Aim of the exercise - All the data should come back exactly as it was given.

Stored data entries:
--- --- ---

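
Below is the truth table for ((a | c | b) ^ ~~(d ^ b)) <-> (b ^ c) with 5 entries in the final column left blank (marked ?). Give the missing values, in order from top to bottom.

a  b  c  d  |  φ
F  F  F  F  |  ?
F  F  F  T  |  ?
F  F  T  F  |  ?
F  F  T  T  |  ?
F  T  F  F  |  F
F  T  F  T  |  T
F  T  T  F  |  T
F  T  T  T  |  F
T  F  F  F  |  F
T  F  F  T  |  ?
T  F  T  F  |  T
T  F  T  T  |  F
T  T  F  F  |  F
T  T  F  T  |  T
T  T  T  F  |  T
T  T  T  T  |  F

Row a=F, b=F, c=F, d=F: ((a | c | b) ^ ~~(d ^ b)) = F, (b ^ c) = F, so the formula = T.
Row a=F, b=F, c=F, d=T: ((a | c | b) ^ ~~(d ^ b)) = T, (b ^ c) = F, so the formula = F.
Row a=F, b=F, c=T, d=F: ((a | c | b) ^ ~~(d ^ b)) = T, (b ^ c) = T, so the formula = T.
Row a=F, b=F, c=T, d=T: ((a | c | b) ^ ~~(d ^ b)) = F, (b ^ c) = T, so the formula = F.
Row a=T, b=F, c=F, d=T: ((a | c | b) ^ ~~(d ^ b)) = F, (b ^ c) = F, so the formula = T.

T, F, T, F, T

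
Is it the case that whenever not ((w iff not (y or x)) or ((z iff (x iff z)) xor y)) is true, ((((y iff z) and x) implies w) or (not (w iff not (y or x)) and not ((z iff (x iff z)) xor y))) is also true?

x | y | z | w | φ | ψ
- | - | - | - | - | -
F | F | F | F | T | T
F | F | F | T | F | T
F | F | T | F | T | T
F | F | T | T | F | T
F | T | F | F | F | T
F | T | F | T | F | T
F | T | T | F | F | T
F | T | T | T | F | T
T | F | F | F | F | F
T | F | F | T | F | T
T | F | T | F | F | T
T | F | T | T | F | T
T | T | F | F | F | T
T | T | F | T | T | T
T | T | T | F | F | F
T | T | T | T | T | T
In every row where φ is true, ψ is also true, so φ ⊨ ψ.

yes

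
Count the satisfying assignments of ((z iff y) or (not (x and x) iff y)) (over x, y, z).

6

x  y  z  |  (z iff y)  (x and x)  not (x and x)  (not (x and x) iff y)  φ
T  T  T  |      T          T            F                  F            T
T  T  F  |      F          T            F                  F            F
T  F  T  |      F          T            F                  T            T
T  F  F  |      T          T            F                  T            T
F  T  T  |      T          F            T                  T            T
F  T  F  |      F          F            T                  T            T
F  F  T  |      F          F            T                  F            F
F  F  F  |      T          F            T                  F            T
The formula is true on 6 of the 8 rows.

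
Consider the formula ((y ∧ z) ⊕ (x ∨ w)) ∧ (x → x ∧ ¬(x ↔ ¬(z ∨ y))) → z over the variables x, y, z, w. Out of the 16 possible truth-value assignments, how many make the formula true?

12

  x      y      z      w    |    φ  
 True   True   True   True  |   True
 True   True   True  False  |   True
 True   True  False   True  |  False
 True   True  False  False  |  False
 True  False   True   True  |   True
 True  False   True  False  |   True
 True  False  False   True  |   True
 True  False  False  False  |   True
False   True   True   True  |   True
False   True   True  False  |   True
False   True  False   True  |  False
False   True  False  False  |   True
False  False   True   True  |   True
False  False   True  False  |   True
False  False  False   True  |  False
False  False  False  False  |   True
The formula is true on 12 of the 16 rows.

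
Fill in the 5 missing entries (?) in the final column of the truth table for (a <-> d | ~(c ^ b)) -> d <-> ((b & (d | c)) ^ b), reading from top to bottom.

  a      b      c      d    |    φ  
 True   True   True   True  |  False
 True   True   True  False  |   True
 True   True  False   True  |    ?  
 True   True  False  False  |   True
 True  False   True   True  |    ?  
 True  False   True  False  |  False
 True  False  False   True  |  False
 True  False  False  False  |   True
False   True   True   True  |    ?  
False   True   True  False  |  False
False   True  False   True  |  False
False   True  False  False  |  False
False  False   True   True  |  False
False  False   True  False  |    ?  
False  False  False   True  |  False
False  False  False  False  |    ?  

False, False, False, True, False

Row a=True, b=True, c=False, d=True: ((a <-> d | ~(c ^ b)) -> d) = True, ((b & (d | c)) ^ b) = False, so the formula = False.
Row a=True, b=False, c=True, d=True: ((a <-> d | ~(c ^ b)) -> d) = True, ((b & (d | c)) ^ b) = False, so the formula = False.
Row a=False, b=True, c=True, d=True: ((a <-> d | ~(c ^ b)) -> d) = True, ((b & (d | c)) ^ b) = False, so the formula = False.
Row a=False, b=False, c=True, d=False: ((a <-> d | ~(c ^ b)) -> d) = False, ((b & (d | c)) ^ b) = False, so the formula = True.
Row a=False, b=False, c=False, d=False: ((a <-> d | ~(c ^ b)) -> d) = True, ((b & (d | c)) ^ b) = False, so the formula = False.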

--- --- ---

Task solution -
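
Below is the truth table for ((a | c | b) ^ ~~(d ^ b)) <-> (b ^ c) with 5 entries in the final column left blank (marked ?). Give the missing values, in order from top to bottom.

a  b  c  d  |  φ
F  F  F  F  |  ?
F  F  F  T  |  ?
F  F  T  F  |  ?
F  F  T  T  |  ?
F  T  F  F  |  F
F  T  F  T  |  T
F  T  T  F  |  T
F  T  T  T  |  F
T  F  F  F  |  F
T  F  F  T  |  ?
T  F  T  F  |  T
T  F  T  T  |  F
T  T  F  F  |  F
T  T  F  T  |  T
T  T  T  F  |  T
T  T  T  T  |  F

Row a=F, b=F, c=F, d=F: ((a | c | b) ^ ~~(d ^ b)) = F, (b ^ c) = F, so the formula = T.
Row a=F, b=F, c=F, d=T: ((a | c | b) ^ ~~(d ^ b)) = T, (b ^ c) = F, so the formula = F.
Row a=F, b=F, c=T, d=F: ((a | c | b) ^ ~~(d ^ b)) = T, (b ^ c) = T, so the formula = T.
Row a=F, b=F, c=T, d=T: ((a | c | b) ^ ~~(d ^ b)) = F, (b ^ c) = T, so the formula = F.
Row a=T, b=F, c=F, d=T: ((a | c | b) ^ ~~(d ^ b)) = F, (b ^ c) = F, so the formula = T.

T, F, T, F, T

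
Is it the case that whenever not ((w iff not (y or x)) or ((z iff (x iff z)) xor y)) is true, ((((y iff z) and x) implies w) or (not (w iff not (y or x)) and not ((z iff (x iff z)) xor y))) is also true?

x | y | z | w | φ | ψ
- | - | - | - | - | -
F | F | F | F | T | T
F | F | F | T | F | T
F | F | T | F | T | T
F | F | T | T | F | T
F | T | F | F | F | T
F | T | F | T | F | T
F | T | T | F | F | T
F | T | T | T | F | T
T | F | F | F | F | F
T | F | F | T | F | T
T | F | T | F | F | T
T | F | T | T | F | T
T | T | F | F | F | T
T | T | F | T | T | T
T | T | T | F | F | F
T | T | T | T | T | T
In every row where φ is true, ψ is also true, so φ ⊨ ψ.

yes

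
Count the satisfying assignments of ((z iff y) or (not (x and x) iff y)) (over x, y, z).

6

x  y  z  |  (z iff y)  (x and x)  not (x and x)  (not (x and x) iff y)  φ
T  T  T  |      T          T            F                  F            T
T  T  F  |      F          T            F                  F            F
T  F  T  |      F          T            F                  T            T
T  F  F  |      T          T            F                  T            T
F  T  T  |      T          F            T                  T            T
F  T  F  |      F          F            T                  T            T
F  F  T  |      F          F            T                  F            F
F  F  F  |      T          F            T                  F            T
The formula is true on 6 of the 8 rows.

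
Consider the formula ((y ∧ z) ⊕ (x ∨ w)) ∧ (x → x ∧ ¬(x ↔ ¬(z ∨ y))) → z over the variables x, y, z, w. Out of the 16 possible truth-value assignments, how many make the formula true?

12

  x      y      z      w    |    φ  
 True   True   True   True  |   True
 True   True   True  False  |   True
 True   True  False   True  |  False
 True   True  False  False  |  False
 True  False   True   True  |   True
 True  False   True  False  |   True
 True  False  False   True  |   True
 True  False  False  False  |   True
False   True   True   True  |   True
False   True   True  False  |   True
False   True  False   True  |  False
False   True  False  False  |   True
False  False   True   True  |   True
False  False   True  False  |   True
False  False  False   True  |  False
False  False  False  False  |   True
The formula is true on 12 of the 16 rows.

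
Fill in the 5 missing entries (?) in the final column of the truth table for (a <-> d | ~(c ^ b)) -> d <-> ((b & (d | c)) ^ b), reading from top to bottom.

  a      b      c      d    |    φ  
 True   True   True   True  |  False
 True   True   True  False  |   True
 True   True  False   True  |    ?  
 True   True  False  False  |   True
 True  False   True   True  |    ?  
 True  False   True  False  |  False
 True  False  False   True  |  False
 True  False  False  False  |   True
False   True   True   True  |    ?  
False   True   True  False  |  False
False   True  False   True  |  False
False   True  False  False  |  False
False  False   True   True  |  False
False  False   True  False  |    ?  
False  False  False   True  |  False
False  False  False  False  |    ?  

False, False, False, True, False

Row a=True, b=True, c=False, d=True: ((a <-> d | ~(c ^ b)) -> d) = True, ((b & (d | c)) ^ b) = False, so the formula = False.
Row a=True, b=False, c=True, d=True: ((a <-> d | ~(c ^ b)) -> d) = True, ((b & (d | c)) ^ b) = False, so the formula = False.
Row a=False, b=True, c=True, d=True: ((a <-> d | ~(c ^ b)) -> d) = True, ((b & (d | c)) ^ b) = False, so the formula = False.
Row a=False, b=False, c=True, d=False: ((a <-> d | ~(c ^ b)) -> d) = False, ((b & (d | c)) ^ b) = False, so the formula = True.
Row a=False, b=False, c=False, d=False: ((a <-> d | ~(c ^ b)) -> d) = True, ((b & (d | c)) ^ b) = False, so the formula = False.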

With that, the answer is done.